### Task prompt
In the data below, find each line containing the string "listed" and return it.

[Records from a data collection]
──────────────────────────────
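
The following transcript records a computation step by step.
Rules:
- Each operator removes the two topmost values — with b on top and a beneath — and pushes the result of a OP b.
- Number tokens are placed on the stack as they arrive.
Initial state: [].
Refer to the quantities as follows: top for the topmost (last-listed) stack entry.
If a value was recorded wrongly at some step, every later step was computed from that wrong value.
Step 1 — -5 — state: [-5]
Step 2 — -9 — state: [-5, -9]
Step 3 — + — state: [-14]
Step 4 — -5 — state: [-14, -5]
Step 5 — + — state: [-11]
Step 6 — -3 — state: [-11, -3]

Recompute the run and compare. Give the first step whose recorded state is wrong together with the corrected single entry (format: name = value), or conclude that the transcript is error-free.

step 5, top = -19

Recomputing the run from the initial state:
step 1: [-5]
step 2: [-5, -9]
step 3: [-14]
step 4: [-14, -5]
step 5: [-19]
step 6: [-19, -3]
The first disagreement with the transcript is at step 5, where the value should be top = -19.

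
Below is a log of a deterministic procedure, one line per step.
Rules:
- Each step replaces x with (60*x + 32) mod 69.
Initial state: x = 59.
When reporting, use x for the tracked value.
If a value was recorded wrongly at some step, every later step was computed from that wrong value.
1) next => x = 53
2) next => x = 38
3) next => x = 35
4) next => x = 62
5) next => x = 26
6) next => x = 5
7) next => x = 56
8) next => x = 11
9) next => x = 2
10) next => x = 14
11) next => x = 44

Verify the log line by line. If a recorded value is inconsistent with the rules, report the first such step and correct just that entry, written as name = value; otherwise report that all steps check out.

Recomputing the run from the initial state:
step 1: x = 53
step 2: x = 38
step 3: x = 35
step 4: x = 62
step 5: x = 26
step 6: x = 5
step 7: x = 56
step 8: x = 11
step 9: x = 2
step 10: x = 14
step 11: x = 44
This matches the log at every step.

no error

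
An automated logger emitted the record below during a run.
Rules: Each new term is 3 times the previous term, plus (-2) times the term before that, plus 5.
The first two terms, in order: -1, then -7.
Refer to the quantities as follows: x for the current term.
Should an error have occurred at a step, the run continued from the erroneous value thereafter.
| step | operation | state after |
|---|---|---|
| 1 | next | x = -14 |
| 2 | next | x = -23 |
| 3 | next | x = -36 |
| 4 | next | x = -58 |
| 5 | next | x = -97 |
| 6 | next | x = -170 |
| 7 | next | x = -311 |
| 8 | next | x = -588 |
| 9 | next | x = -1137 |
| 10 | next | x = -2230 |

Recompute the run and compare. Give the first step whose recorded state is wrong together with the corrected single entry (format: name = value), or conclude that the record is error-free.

Step 1: x = 3*(-7) + (-2)*(-1) + (5) = -14 — confirmed correct.
Step 2: x = 3*(-14) + (-2)*(-7) + (5) = -23 — same as recorded.
Step 3: x = 3*(-23) + (-2)*(-14) + (5) = -36 — checks out.
Step 4: x = 3*(-36) + (-2)*(-23) + (5) = -57 — not what was recorded.
Step 4 is the first one off; corrected, x = -57.

step 4, x = -57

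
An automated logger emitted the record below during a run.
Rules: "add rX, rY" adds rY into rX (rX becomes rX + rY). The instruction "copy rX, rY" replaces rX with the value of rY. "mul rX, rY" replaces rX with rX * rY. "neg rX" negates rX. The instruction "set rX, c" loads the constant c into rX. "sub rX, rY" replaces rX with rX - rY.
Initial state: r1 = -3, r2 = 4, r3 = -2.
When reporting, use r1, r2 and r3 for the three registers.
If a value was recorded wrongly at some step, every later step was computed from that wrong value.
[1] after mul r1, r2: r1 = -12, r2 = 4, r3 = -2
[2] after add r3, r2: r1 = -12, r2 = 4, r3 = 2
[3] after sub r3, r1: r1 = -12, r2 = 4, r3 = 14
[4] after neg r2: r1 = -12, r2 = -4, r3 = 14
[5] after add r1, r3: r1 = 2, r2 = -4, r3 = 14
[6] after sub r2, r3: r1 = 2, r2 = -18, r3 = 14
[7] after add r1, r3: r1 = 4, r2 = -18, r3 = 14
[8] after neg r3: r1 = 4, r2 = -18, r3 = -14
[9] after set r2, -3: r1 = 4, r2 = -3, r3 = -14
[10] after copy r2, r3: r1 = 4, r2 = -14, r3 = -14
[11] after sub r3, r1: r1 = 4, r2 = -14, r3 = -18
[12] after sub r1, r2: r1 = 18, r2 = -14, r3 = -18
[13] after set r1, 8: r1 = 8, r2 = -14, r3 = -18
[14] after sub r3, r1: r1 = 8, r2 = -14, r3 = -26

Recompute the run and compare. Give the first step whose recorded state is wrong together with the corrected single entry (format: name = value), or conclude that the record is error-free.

step 7, r1 = 16

Step 1: r1 = -3 * 4 = -12 — no discrepancy.
Step 2: r3 = -2 + 4 = 2 — agrees with the record.
Step 3: r3 = 2 - -12 = 14 — confirmed correct.
Step 4: r2 = -(4) = -4 — no discrepancy.
Step 5: r1 = -12 + 14 = 2 — exactly as logged.
Step 6: r2 = -4 - 14 = -18 — exactly as logged.
Step 7: r1 = 2 + 14 = 16 — the recorded entry deviates here.
Conclusion: step 7 carries the first error; the entry should be r1 = 16.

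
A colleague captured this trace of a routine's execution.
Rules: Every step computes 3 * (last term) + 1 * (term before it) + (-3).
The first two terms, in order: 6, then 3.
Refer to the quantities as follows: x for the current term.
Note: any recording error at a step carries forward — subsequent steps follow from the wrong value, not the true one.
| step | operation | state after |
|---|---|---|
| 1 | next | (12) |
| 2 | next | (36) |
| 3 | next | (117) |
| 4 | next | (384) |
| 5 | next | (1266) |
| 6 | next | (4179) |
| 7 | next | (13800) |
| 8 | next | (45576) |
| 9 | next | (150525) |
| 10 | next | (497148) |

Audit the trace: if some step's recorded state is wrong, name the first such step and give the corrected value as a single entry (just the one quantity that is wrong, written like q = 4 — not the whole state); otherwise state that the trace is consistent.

no error

step 1: x = 3*(3) + (1)*(6) + (-3) = 12 -> no discrepancy
step 2: x = 3*(12) + (1)*(3) + (-3) = 36 -> checks out
step 3: x = 3*(36) + (1)*(12) + (-3) = 117 -> in agreement
step 4: x = 3*(117) + (1)*(36) + (-3) = 384 -> verified
step 5: x = 3*(384) + (1)*(117) + (-3) = 1266 -> no discrepancy
step 6: x = 3*(1266) + (1)*(384) + (-3) = 4179 -> exactly as logged
step 7: x = 3*(4179) + (1)*(1266) + (-3) = 13800 -> matches
step 8: x = 3*(13800) + (1)*(4179) + (-3) = 45576 -> checks out
step 9: x = 3*(45576) + (1)*(13800) + (-3) = 150525 -> confirmed correct
step 10: x = 3*(150525) + (1)*(45576) + (-3) = 497148 -> consistent with the trace
The recomputation confirms every line.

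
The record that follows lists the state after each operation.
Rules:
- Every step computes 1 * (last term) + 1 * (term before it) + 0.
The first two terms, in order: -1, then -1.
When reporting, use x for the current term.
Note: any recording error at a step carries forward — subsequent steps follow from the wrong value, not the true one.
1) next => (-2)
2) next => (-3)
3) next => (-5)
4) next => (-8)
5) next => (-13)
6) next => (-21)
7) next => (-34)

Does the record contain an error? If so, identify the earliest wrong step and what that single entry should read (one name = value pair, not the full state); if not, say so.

step 1: x = 1*(-1) + (1)*(-1) + (0) = -2 -> matches
step 2: x = 1*(-2) + (1)*(-1) + (0) = -3 -> verified
step 3: x = 1*(-3) + (1)*(-2) + (0) = -5 -> exactly as logged
step 4: x = 1*(-5) + (1)*(-3) + (0) = -8 -> same as recorded
step 5: x = 1*(-8) + (1)*(-5) + (0) = -13 -> consistent with the record
step 6: x = 1*(-13) + (1)*(-8) + (0) = -21 -> confirmed correct
step 7: x = 1*(-21) + (1)*(-13) + (0) = -34 -> matches
No step deviates from the rules.

no error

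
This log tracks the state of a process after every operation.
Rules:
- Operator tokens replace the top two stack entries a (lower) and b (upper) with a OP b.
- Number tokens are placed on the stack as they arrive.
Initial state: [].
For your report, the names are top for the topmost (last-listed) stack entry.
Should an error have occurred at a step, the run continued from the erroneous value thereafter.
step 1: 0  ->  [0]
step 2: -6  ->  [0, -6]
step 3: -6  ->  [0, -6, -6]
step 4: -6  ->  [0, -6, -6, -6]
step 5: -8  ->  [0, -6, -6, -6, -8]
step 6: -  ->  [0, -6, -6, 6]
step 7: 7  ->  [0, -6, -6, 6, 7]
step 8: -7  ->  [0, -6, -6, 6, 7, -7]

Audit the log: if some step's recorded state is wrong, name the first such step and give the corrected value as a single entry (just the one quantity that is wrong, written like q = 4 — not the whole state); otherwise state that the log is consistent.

Step 1: push 0: top = 0 — same as recorded.
Step 2: push -6: top = -6 — confirmed correct.
Step 3: push -6: top = -6 — checks out.
Step 4: push -6: top = -6 — agrees with the log.
Step 5: push -8: top = -8 — in agreement.
Step 6: -6 - -8 = 2 — first mismatch against the log.
The audit stops at step 6: the recorded entry is wrong and should be top = 2.

step 6, top = 2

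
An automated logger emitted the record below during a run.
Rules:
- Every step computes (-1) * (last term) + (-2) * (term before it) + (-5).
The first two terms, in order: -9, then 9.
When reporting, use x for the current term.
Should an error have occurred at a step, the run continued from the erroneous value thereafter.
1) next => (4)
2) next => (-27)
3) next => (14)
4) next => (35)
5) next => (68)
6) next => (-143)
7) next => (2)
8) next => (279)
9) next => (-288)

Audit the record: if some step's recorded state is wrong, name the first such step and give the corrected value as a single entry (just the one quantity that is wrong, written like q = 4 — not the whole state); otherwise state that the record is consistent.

step 5, x = -68

Recomputing the run from the initial state:
step 1: x = 4
step 2: x = -27
step 3: x = 14
step 4: x = 35
step 5: x = -68
step 6: x = -7
step 7: x = 138
step 8: x = -129
step 9: x = -152
The first disagreement with the record is at step 5, where the value should be x = -68.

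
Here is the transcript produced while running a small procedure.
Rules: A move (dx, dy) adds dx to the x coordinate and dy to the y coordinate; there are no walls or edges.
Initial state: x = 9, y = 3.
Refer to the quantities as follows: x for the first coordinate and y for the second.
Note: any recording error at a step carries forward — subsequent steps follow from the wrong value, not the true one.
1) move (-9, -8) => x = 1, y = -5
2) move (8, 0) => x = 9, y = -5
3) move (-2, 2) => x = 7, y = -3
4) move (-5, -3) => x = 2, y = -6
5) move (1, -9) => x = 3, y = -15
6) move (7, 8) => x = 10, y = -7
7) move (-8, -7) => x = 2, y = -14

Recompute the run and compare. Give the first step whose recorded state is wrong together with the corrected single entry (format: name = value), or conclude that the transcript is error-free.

step 1, x = 0

1. x = 9 + (-9) = 0, y = 3 + (-8) = -5 (not what was recorded)
That makes step 1 the first incorrect line — x = 0 is what it should show.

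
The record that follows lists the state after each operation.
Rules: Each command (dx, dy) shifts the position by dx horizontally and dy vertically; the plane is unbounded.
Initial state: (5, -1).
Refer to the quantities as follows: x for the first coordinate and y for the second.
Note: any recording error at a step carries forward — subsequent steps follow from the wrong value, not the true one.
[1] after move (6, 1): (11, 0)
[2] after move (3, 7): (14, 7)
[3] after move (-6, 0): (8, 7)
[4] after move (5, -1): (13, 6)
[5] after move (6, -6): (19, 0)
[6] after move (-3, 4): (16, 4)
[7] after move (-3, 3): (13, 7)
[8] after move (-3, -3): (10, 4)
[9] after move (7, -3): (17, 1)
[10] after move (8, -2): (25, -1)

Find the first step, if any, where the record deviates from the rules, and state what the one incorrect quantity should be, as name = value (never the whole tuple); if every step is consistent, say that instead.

no error

1. x = 5 + (6) = 11, y = -1 + (1) = 0 (no discrepancy)
2. x = 11 + (3) = 14, y = 0 + (7) = 7 (exactly as logged)
3. x = 14 + (-6) = 8, y = 7 + (0) = 7 (consistent with the record)
4. x = 8 + (5) = 13, y = 7 + (-1) = 6 (verified)
5. x = 13 + (6) = 19, y = 6 + (-6) = 0 (consistent with the record)
6. x = 19 + (-3) = 16, y = 0 + (4) = 4 (in agreement)
7. x = 16 + (-3) = 13, y = 4 + (3) = 7 (matches)
8. x = 13 + (-3) = 10, y = 7 + (-3) = 4 (confirmed correct)
9. x = 10 + (7) = 17, y = 4 + (-3) = 1 (matches)
10. x = 17 + (8) = 25, y = 1 + (-2) = -1 (consistent with the record)
Nothing is out of place; the run is error-free.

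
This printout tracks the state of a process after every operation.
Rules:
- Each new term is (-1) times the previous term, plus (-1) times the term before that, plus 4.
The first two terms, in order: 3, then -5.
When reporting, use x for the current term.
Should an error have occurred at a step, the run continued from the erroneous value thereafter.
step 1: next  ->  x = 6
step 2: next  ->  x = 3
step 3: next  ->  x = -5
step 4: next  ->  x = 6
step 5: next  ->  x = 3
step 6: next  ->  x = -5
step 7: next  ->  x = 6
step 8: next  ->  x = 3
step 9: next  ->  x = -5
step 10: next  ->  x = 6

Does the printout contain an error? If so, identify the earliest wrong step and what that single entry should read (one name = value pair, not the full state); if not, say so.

Recomputing the run from the initial state:
step 1: x = 6
step 2: x = 3
step 3: x = -5
step 4: x = 6
step 5: x = 3
step 6: x = -5
step 7: x = 6
step 8: x = 3
step 9: x = -5
step 10: x = 6
This matches the printout at every step.

no error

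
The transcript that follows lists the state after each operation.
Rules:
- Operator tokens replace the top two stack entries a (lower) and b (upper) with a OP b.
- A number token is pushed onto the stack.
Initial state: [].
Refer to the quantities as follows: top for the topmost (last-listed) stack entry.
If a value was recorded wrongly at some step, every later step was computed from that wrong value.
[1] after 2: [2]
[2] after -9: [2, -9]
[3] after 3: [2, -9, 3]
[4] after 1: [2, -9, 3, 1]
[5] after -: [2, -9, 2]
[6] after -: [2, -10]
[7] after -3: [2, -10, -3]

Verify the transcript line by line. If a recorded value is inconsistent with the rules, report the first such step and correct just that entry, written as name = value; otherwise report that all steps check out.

step 6, top = -11

Recomputing the run from the initial state:
step 1: [2]
step 2: [2, -9]
step 3: [2, -9, 3]
step 4: [2, -9, 3, 1]
step 5: [2, -9, 2]
step 6: [2, -11]
step 7: [2, -11, -3]
The first disagreement with the transcript is at step 6, where the value should be top = -11.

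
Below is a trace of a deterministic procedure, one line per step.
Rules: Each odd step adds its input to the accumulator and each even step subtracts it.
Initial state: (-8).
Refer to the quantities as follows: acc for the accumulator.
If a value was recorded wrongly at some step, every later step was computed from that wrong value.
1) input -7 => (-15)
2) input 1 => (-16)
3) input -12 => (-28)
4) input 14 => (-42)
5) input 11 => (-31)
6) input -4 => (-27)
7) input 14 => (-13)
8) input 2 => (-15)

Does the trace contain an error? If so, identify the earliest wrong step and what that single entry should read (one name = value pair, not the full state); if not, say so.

no error

Recomputing the run from the initial state:
step 1: acc = -15
step 2: acc = -16
step 3: acc = -28
step 4: acc = -42
step 5: acc = -31
step 6: acc = -27
step 7: acc = -13
step 8: acc = -15
This matches the trace at every step.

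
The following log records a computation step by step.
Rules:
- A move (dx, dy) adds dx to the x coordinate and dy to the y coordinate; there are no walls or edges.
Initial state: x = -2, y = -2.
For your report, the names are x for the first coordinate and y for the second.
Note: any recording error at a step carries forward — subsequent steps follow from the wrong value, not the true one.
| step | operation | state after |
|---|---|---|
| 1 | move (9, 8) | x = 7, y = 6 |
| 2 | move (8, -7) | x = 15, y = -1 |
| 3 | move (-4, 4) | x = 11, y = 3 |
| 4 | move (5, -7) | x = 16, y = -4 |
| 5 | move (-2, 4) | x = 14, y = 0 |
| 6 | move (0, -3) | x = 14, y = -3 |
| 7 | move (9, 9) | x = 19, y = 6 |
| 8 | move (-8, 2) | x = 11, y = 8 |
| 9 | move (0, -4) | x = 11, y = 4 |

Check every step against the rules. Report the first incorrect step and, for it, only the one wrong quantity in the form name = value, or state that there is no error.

step 7, x = 23

1. x = -2 + (9) = 7, y = -2 + (8) = 6 (consistent with the log)
2. x = 7 + (8) = 15, y = 6 + (-7) = -1 (no discrepancy)
3. x = 15 + (-4) = 11, y = -1 + (4) = 3 (agrees with the log)
4. x = 11 + (5) = 16, y = 3 + (-7) = -4 (agrees with the log)
5. x = 16 + (-2) = 14, y = -4 + (4) = 0 (checks out)
6. x = 14 + (0) = 14, y = 0 + (-3) = -3 (exactly as logged)
7. x = 14 + (9) = 23, y = -3 + (9) = 6 (a discrepancy with the log)
First deviation found at step 7; the corrected entry is x = 23.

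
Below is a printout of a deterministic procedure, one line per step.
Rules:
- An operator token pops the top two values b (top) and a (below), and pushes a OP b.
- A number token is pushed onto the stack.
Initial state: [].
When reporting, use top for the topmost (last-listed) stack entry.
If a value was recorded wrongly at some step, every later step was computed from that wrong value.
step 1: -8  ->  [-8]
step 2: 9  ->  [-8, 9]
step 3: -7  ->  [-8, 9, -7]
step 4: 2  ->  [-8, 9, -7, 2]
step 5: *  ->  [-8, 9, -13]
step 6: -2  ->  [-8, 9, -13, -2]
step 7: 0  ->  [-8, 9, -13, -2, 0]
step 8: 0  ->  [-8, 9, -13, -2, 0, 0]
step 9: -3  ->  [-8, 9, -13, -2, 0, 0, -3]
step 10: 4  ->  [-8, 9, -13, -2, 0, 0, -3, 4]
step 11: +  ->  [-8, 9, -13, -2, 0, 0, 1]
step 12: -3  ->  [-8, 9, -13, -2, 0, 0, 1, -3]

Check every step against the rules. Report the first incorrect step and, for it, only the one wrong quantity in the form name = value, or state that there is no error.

Recomputing the run from the initial state:
step 1: [-8]
step 2: [-8, 9]
step 3: [-8, 9, -7]
step 4: [-8, 9, -7, 2]
step 5: [-8, 9, -14]
step 6: [-8, 9, -14, -2]
step 7: [-8, 9, -14, -2, 0]
step 8: [-8, 9, -14, -2, 0, 0]
step 9: [-8, 9, -14, -2, 0, 0, -3]
step 10: [-8, 9, -14, -2, 0, 0, -3, 4]
step 11: [-8, 9, -14, -2, 0, 0, 1]
step 12: [-8, 9, -14, -2, 0, 0, 1, -3]
The first disagreement with the printout is at step 5, where the value should be top = -14.

step 5, top = -14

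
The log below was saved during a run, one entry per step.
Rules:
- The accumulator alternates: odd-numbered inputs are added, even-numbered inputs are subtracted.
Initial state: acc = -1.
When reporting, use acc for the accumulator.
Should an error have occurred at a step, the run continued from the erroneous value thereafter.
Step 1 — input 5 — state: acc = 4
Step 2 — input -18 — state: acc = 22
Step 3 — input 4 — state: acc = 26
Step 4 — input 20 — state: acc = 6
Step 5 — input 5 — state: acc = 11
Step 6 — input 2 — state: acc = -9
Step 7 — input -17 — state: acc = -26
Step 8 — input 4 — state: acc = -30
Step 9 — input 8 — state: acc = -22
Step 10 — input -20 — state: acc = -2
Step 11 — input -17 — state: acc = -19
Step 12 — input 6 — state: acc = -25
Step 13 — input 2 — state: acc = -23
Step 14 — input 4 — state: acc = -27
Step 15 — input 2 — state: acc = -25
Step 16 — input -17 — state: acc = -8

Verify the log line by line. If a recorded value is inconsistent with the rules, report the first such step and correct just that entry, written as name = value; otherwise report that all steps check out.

1. acc = -1 + 5 = 4 (exactly as logged)
2. acc = 4 - -18 = 22 (in agreement)
3. acc = 22 + 4 = 26 (no discrepancy)
4. acc = 26 - 20 = 6 (confirmed correct)
5. acc = 6 + 5 = 11 (matches)
6. acc = 11 - 2 = 9 (the recorded entry deviates here)
The audit stops at step 6: the recorded entry is wrong and should be acc = 9.

step 6, acc = 9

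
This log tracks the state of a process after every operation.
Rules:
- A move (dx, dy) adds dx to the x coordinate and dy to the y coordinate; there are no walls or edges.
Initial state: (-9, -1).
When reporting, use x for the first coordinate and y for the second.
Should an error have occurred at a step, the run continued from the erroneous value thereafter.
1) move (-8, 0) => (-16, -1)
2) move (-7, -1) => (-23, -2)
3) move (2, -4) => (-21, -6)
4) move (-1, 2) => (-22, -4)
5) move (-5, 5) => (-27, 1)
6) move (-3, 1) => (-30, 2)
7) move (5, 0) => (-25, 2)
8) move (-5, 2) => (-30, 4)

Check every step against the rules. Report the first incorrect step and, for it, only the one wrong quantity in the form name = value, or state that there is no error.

step 1, x = -17

1. x = -9 + (-8) = -17, y = -1 + (0) = -1 (the log has a different value)
So the first discrepancy is step 1, where the right value is x = -17.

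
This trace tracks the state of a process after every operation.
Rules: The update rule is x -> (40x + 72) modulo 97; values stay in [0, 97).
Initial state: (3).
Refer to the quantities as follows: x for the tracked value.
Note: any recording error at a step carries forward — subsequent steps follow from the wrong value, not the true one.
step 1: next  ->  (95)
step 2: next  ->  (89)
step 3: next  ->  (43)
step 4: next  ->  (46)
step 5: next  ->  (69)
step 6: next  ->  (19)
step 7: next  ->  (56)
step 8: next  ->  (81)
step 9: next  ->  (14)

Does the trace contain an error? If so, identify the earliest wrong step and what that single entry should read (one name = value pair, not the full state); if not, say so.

1. x = (40*3 + 72) mod 97 = 95 (checks out)
2. x = (40*95 + 72) mod 97 = 89 (checks out)
3. x = (40*89 + 72) mod 97 = 43 (verified)
4. x = (40*43 + 72) mod 97 = 46 (consistent with the trace)
5. x = (40*46 + 72) mod 97 = 69 (in agreement)
6. x = (40*69 + 72) mod 97 = 19 (matches)
7. x = (40*19 + 72) mod 97 = 56 (same as recorded)
8. x = (40*56 + 72) mod 97 = 81 (verified)
9. x = (40*81 + 72) mod 97 = 14 (no discrepancy)
Every step is consistent.

no error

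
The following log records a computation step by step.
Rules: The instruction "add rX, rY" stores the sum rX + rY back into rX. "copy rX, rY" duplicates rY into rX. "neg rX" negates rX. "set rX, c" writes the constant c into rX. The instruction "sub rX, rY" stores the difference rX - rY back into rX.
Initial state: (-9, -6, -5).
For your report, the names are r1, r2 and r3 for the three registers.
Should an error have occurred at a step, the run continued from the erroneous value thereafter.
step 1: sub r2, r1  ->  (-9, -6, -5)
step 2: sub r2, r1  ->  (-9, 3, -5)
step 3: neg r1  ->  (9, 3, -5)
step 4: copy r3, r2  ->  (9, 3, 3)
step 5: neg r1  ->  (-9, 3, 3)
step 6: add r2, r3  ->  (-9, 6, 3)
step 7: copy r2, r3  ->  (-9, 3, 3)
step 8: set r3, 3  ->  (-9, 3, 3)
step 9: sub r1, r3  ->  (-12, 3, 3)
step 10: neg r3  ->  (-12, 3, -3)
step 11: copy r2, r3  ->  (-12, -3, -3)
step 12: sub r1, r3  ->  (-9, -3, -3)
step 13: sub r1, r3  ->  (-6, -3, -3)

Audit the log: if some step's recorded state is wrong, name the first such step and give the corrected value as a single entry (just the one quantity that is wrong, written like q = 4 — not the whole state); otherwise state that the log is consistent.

Recomputing the run from the initial state:
step 1: r1 = -9, r2 = 3, r3 = -5
step 2: r1 = -9, r2 = 12, r3 = -5
step 3: r1 = 9, r2 = 12, r3 = -5
step 4: r1 = 9, r2 = 12, r3 = 12
step 5: r1 = -9, r2 = 12, r3 = 12
step 6: r1 = -9, r2 = 24, r3 = 12
step 7: r1 = -9, r2 = 12, r3 = 12
step 8: r1 = -9, r2 = 12, r3 = 3
step 9: r1 = -12, r2 = 12, r3 = 3
step 10: r1 = -12, r2 = 12, r3 = -3
step 11: r1 = -12, r2 = -3, r3 = -3
step 12: r1 = -9, r2 = -3, r3 = -3
step 13: r1 = -6, r2 = -3, r3 = -3
The first disagreement with the log is at step 1, where the value should be r2 = 3.

step 1, r2 = 3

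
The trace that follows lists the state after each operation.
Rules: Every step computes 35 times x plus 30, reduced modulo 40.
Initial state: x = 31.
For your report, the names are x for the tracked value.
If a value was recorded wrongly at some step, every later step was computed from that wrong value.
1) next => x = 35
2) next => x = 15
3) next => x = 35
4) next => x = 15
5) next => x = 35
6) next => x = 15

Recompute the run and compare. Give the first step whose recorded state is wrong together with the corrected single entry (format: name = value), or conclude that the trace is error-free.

no error

Recomputing the run from the initial state:
step 1: x = 35
step 2: x = 15
step 3: x = 35
step 4: x = 15
step 5: x = 35
step 6: x = 15
This matches the trace at every step.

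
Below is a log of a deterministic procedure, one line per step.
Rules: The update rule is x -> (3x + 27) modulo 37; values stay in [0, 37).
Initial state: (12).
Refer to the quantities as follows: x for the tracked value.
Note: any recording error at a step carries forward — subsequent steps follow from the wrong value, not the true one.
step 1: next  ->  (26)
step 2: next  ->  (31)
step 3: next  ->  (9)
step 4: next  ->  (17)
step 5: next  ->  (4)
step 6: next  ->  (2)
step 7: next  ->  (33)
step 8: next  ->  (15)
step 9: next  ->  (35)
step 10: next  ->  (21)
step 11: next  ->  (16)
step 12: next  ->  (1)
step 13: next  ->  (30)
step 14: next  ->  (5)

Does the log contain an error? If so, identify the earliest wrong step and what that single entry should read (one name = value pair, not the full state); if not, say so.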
──────────────────────────────
### Task result
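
Refer to the quantities as follows: top for the topmost (last-listed) stack entry.
For your report, the names are top for the topmost (last-listed) stack entry.
Refer to the quantities as follows: top for the topmost (last-listed) stack entry.
When reporting, use top for the topmost (last-listed) stack entry.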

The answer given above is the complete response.